Problem details ▸ Look through the data below, and copy each line that carries the word "What".

Dataset records ▸

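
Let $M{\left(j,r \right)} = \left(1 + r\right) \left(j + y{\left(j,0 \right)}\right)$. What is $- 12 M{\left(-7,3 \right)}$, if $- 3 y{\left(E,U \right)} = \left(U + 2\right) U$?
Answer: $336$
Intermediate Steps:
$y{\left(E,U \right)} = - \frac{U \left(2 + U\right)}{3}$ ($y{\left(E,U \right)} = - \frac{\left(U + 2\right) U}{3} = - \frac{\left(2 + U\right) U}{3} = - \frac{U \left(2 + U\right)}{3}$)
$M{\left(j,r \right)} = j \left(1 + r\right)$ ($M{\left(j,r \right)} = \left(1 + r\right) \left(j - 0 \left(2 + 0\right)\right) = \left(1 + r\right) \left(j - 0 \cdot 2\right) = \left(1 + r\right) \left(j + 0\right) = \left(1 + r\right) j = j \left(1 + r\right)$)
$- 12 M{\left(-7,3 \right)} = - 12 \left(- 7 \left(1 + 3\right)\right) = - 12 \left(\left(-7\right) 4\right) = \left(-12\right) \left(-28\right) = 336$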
==
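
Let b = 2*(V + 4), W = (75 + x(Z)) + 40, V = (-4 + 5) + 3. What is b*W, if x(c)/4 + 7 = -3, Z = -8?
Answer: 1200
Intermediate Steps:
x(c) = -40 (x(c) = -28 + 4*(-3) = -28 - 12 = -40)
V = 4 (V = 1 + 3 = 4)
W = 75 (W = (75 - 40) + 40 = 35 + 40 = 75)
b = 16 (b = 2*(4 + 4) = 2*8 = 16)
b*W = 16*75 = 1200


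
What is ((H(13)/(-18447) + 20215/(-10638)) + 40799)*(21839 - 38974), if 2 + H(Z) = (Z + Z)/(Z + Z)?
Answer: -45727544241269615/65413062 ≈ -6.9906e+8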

Solution ▸
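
Let $M{\left(j,r \right)} = \left(1 + r\right) \left(j + y{\left(j,0 \right)}\right)$. What is $- 12 M{\left(-7,3 \right)}$, if $- 3 y{\left(E,U \right)} = \left(U + 2\right) U$?
Let b = 2*(V + 4), W = (75 + x(Z)) + 40, V = (-4 + 5) + 3. What is b*W, if x(c)/4 + 7 = -3, Z = -8?
What is ((H(13)/(-18447) + 20215/(-10638)) + 40799)*(21839 - 38974), if 2 + H(Z) = (Z + Z)/(Z + Z)?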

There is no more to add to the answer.